• Your objective
Search the listing below for the string "most", then copy every line it appears in.

• Records to use
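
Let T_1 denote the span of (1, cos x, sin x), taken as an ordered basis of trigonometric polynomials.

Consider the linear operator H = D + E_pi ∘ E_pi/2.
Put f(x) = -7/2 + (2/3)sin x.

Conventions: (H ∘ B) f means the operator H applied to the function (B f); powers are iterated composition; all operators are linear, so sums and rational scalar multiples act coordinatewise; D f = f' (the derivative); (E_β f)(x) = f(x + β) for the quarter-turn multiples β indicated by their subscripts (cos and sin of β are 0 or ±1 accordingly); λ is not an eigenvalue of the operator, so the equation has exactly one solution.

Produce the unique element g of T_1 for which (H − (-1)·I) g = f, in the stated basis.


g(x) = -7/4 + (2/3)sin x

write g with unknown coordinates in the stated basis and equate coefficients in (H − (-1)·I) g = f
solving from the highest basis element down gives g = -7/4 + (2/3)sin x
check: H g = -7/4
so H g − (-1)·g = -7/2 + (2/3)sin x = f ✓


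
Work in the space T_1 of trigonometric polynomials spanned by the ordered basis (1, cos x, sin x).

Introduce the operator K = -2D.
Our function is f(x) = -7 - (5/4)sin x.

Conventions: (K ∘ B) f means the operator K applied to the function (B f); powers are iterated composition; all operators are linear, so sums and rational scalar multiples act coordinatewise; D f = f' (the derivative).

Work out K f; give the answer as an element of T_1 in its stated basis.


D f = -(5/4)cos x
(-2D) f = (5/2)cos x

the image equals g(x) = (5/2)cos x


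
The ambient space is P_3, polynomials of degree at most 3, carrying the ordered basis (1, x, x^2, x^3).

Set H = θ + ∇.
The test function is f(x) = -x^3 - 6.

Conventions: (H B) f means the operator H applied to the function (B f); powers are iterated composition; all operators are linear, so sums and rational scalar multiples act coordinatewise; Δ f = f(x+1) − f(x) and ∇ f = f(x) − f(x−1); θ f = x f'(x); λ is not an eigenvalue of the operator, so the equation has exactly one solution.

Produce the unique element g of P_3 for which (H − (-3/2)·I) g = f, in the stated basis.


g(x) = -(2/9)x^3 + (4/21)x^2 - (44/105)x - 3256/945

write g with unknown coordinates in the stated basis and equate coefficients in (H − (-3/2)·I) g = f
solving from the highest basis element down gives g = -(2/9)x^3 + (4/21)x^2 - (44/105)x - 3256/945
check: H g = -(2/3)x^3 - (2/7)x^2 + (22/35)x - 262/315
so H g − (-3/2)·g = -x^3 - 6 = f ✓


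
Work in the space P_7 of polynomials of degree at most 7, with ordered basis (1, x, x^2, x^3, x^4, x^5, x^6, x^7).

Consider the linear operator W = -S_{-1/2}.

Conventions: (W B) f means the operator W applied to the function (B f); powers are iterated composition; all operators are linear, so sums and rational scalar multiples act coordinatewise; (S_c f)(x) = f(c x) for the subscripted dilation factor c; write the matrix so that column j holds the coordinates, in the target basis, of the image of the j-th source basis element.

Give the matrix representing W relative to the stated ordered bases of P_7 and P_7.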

* * *

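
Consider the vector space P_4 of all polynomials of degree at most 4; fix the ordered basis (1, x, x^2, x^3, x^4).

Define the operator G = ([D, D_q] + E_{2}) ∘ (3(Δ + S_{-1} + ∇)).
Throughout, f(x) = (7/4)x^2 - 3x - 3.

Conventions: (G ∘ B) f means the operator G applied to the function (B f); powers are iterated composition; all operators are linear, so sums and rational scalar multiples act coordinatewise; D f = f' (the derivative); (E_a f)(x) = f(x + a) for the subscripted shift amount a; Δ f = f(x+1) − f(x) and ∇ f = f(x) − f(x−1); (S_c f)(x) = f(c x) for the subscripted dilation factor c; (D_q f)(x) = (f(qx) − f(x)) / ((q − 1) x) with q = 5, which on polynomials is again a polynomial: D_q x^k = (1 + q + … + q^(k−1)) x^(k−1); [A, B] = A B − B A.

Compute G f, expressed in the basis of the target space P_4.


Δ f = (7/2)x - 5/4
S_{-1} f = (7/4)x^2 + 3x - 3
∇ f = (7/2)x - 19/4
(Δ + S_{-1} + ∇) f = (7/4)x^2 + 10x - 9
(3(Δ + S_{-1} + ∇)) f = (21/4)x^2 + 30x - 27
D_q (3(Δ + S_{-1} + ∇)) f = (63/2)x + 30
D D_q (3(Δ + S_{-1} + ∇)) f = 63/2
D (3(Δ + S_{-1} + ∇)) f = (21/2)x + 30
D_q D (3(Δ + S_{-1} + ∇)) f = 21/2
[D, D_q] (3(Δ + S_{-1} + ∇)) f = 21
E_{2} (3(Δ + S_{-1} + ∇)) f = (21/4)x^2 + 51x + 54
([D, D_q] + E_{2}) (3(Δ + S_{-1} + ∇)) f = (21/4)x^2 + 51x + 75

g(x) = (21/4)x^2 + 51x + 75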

• Answer to this exercise
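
The ambient space is P_3, polynomials of degree at most 3, carrying the ordered basis (1, x, x^2, x^3).
Work in the space P_7 of polynomials of degree at most 7, with ordered basis (1, x, x^2, x^3, x^4, x^5, x^6, x^7).
Consider the vector space P_4 of all polynomials of degree at most 4; fix the ordered basis (1, x, x^2, x^3, x^4).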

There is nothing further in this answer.